EXCERPTED RECORDS
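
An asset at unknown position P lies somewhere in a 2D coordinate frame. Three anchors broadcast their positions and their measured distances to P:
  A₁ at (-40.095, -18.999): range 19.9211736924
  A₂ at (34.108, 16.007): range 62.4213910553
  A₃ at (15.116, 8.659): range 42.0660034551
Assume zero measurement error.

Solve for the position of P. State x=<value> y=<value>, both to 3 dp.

x=-23.556 y=-7.894

eq1: (x + 40.095)² + (y + 18.999)² = 19.9211736924²
eq2: (x − 34.108)² + (y − 16.007)² = 62.4213910553²
eq3: (x − 15.116)² + (y − 8.659)² = 42.0660034551²
eq2−eq3, eq2−eq1 (x²,y² cancel):
  -37.984·x − 14.696·y = 1010.773439
  -148.406·x − 70.012·y = 4048.568213
det = -37.984·-70.012 − -14.696·-148.406 = 478.361232
x = (1010.773439·-70.012 − -14.696·4048.568213) / 478.361232 = -23.556490
y = (-37.984·4048.568213 − 1010.773439·-148.406) / 478.361232 = -7.893558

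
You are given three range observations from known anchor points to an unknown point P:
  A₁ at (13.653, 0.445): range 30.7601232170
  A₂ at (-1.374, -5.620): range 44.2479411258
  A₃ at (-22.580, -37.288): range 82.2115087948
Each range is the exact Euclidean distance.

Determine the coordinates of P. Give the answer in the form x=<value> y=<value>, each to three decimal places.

x=27.490 y=27.917

eq1: (x − 13.653)² + (y − 0.445)² = 30.7601232170²
eq2: (x + 1.374)² + (y + 5.620)² = 44.2479411258²
eq3: (x + 22.580)² + (y + 37.288)² = 82.2115087948²
eq1−eq2, eq1−eq3 (x²,y² cancel):
  -30.054·x − 12.130·y = -1164.825272
  -72.466·x − 75.466·y = -4098.898088
det = -30.054·-75.466 − -12.130·-72.466 = 1389.042584
x = (-1164.825272·-75.466 − -12.130·-4098.898088) / 1389.042584 = 27.490208
y = (-30.054·-4098.898088 − -1164.825272·-72.466) / 1389.042584 = 27.917110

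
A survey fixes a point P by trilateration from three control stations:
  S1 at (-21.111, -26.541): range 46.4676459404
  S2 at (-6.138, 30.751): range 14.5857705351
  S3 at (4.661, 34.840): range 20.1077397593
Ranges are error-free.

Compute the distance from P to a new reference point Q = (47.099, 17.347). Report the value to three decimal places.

eq1: (x + 21.111)² + (y + 26.541)² = 46.4676459404²
eq2: (x + 6.138)² + (y − 30.751)² = 14.5857705351²
eq3: (x − 4.661)² + (y − 34.840)² = 20.1077397593²
eq2−eq3, eq2−eq1 (x²,y² cancel):
  21.598·x + 8.178·y = 60.674980
  -29.946·x − 114.584·y = -1779.697460
det = 21.598·-114.584 − 8.178·-29.946 = -2229.886844
x = (60.674980·-114.584 − 8.178·-1779.697460) / -2229.886844 = -3.409134
y = (21.598·-1779.697460 − 60.674980·-29.946) / -2229.886844 = 16.422776
|P − Q| = √((-3.409134 − 47.099)² + (16.422776 − 17.347)²) = 50.516590

50.517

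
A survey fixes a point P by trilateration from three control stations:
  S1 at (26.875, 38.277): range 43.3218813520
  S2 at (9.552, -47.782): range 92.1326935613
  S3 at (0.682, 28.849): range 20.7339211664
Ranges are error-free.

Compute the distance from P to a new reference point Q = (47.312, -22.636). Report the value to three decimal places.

89.772

eq1: (x − 26.875)² + (y − 38.277)² = 43.3218813520²
eq2: (x − 9.552)² + (y + 47.782)² = 92.1326935613²
eq3: (x − 0.682)² + (y − 28.849)² = 20.7339211664²
eq3−eq2, eq3−eq1 (x²,y² cancel):
  17.740·x − 153.262·y = -6516.907433
  52.386·x + 18.856·y = -92.225488
det = 17.740·18.856 − -153.262·52.386 = 8363.288572
x = (-6516.907433·18.856 − -153.262·-92.225488) / 8363.288572 = -16.383205
y = (17.740·-92.225488 − -6516.907433·52.386) / 8363.288572 = 40.625004
|P − Q| = √((-16.383205 − 47.312)² + (40.625004 − -22.636)²) = 89.772121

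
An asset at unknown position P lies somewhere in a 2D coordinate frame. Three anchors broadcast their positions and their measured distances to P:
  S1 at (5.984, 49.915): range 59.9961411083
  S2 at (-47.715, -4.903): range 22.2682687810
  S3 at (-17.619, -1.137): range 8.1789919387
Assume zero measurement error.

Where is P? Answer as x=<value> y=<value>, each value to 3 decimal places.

eq1: (x − 5.984)² + (y − 49.915)² = 59.9961411083²
eq2: (x + 47.715)² + (y + 4.903)² = 22.2682687810²
eq3: (x + 17.619)² + (y + 1.137)² = 8.1789919387²
eq3−eq1, eq3−eq2 (x²,y² cancel):
  47.206·x + 102.104·y = -1317.047488
  -60.192·x − 7.532·y = 1560.058819
det = 47.206·-7.532 − 102.104·-60.192 = 5790.288376
x = (-1317.047488·-7.532 − 102.104·1560.058819) / 5790.288376 = -25.796339
y = (47.206·1560.058819 − -1317.047488·-60.192) / 5790.288376 = -0.972592

x=-25.796 y=-0.973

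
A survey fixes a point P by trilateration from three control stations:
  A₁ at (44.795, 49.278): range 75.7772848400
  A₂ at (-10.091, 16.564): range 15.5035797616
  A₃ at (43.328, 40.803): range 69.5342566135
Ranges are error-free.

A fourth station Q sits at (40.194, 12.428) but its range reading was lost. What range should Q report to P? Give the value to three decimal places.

55.358

eq1: (x − 44.795)² + (y − 49.278)² = 75.7772848400²
eq2: (x + 10.091)² + (y − 16.564)² = 15.5035797616²
eq3: (x − 43.328)² + (y − 40.803)² = 69.5342566135²
eq3−eq1, eq3−eq2 (x²,y² cancel):
  2.934·x + 16.950·y = -14.471139
  -106.838·x − 48.478·y = 1428.645841
det = 2.934·-48.478 − 16.950·-106.838 = 1668.669648
x = (-14.471139·-48.478 − 16.950·1428.645841) / 1668.669648 = -14.091474
y = (2.934·1428.645841 − -14.471139·-106.838) / 1668.669648 = 1.585442
|P − Q| = √((-14.091474 − 40.194)² + (1.585442 − 12.428)²) = 55.357689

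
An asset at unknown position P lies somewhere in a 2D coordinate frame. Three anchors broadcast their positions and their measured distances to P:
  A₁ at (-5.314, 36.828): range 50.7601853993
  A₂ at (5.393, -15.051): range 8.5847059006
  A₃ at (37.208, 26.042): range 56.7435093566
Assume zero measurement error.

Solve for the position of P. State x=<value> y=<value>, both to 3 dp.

x=-3.112 y=-13.884

eq1: (x + 5.314)² + (y − 36.828)² = 50.7601853993²
eq2: (x − 5.393)² + (y + 15.051)² = 8.5847059006²
eq3: (x − 37.208)² + (y − 26.042)² = 56.7435093566²
eq2−eq1, eq2−eq3 (x²,y² cancel):
  -21.414·x + 103.758·y = -1373.976116
  63.630·x + 82.186·y = -1339.124701
det = -21.414·82.186 − 103.758·63.630 = -8362.052544
x = (-1373.976116·82.186 − 103.758·-1339.124701) / -8362.052544 = -3.112071
y = (-21.414·-1339.124701 − -1373.976116·63.630) / -8362.052544 = -13.884404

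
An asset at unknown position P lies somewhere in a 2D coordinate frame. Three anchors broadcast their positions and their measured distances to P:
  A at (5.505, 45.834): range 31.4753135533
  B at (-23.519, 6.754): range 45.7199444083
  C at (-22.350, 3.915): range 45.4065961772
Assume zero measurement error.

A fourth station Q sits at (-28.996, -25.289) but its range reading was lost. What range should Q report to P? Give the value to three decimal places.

66.110

eq1: (x − 5.505)² + (y − 45.834)² = 31.4753135533²
eq2: (x + 23.519)² + (y − 6.754)² = 45.7199444083²
eq3: (x + 22.350)² + (y − 3.915)² = 45.4065961772²
eq3−eq2, eq3−eq1 (x²,y² cancel):
  -2.338·x + 5.678·y = 55.355812
  55.710·x + 83.838·y = 2687.274469
det = -2.338·83.838 − 5.678·55.710 = -512.334624
x = (55.355812·83.838 − 5.678·2687.274469) / -512.334624 = 20.723612
y = (-2.338·2687.274469 − 55.355812·55.710) / -512.334624 = 18.282426
|P − Q| = √((20.723612 − -28.996)² + (18.282426 − -25.289)²) = 66.109825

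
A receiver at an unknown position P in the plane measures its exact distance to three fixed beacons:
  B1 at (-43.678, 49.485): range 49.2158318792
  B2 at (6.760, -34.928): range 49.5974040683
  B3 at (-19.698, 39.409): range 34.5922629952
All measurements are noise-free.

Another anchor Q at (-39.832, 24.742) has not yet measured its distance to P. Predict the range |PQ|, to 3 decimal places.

26.157

eq1: (x + 43.678)² + (y − 49.485)² = 49.2158318792²
eq2: (x − 6.760)² + (y + 34.928)² = 49.5974040683²
eq3: (x + 19.698)² + (y − 39.409)² = 34.5922629952²
eq2−eq3, eq2−eq1 (x²,y² cancel):
  -52.916·x + 148.674·y = 1938.695532
  -100.876·x + 168.826·y = 3128.574508
det = -52.916·168.826 − 148.674·-100.876 = 6064.041808
x = (1938.695532·168.826 − 148.674·3128.574508) / 6064.041808 = -22.729968
y = (-52.916·3128.574508 − 1938.695532·-100.876) / 6064.041808 = 4.949867
|P − Q| = √((-22.729968 − -39.832)² + (4.949867 − 24.742)²) = 26.157370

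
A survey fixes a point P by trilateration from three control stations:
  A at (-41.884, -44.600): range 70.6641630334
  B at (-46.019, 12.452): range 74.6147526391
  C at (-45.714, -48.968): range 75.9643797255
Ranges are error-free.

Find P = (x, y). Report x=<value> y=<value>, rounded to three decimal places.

eq1: (x + 41.884)² + (y + 44.600)² = 70.6641630334²
eq2: (x + 46.019)² + (y − 12.452)² = 74.6147526391²
eq3: (x + 45.714)² + (y + 48.968)² = 75.9643797255²
eq1−eq2, eq1−eq3 (x²,y² cancel):
  -8.270·x + 114.104·y = -2044.566165
  -7.660·x − 8.736·y = -32.957686
det = -8.270·-8.736 − 114.104·-7.660 = 946.283360
x = (-2044.566165·-8.736 − 114.104·-32.957686) / 946.283360 = 22.849323
y = (-8.270·-32.957686 − -2044.566165·-7.660) / 946.283360 = -16.262377

x=22.849 y=-16.262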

THE PROBLEM
For the word "exact", count how many lines of the entries contain it; give the number and nothing more.

OUTPUT FOR THIS TASK
2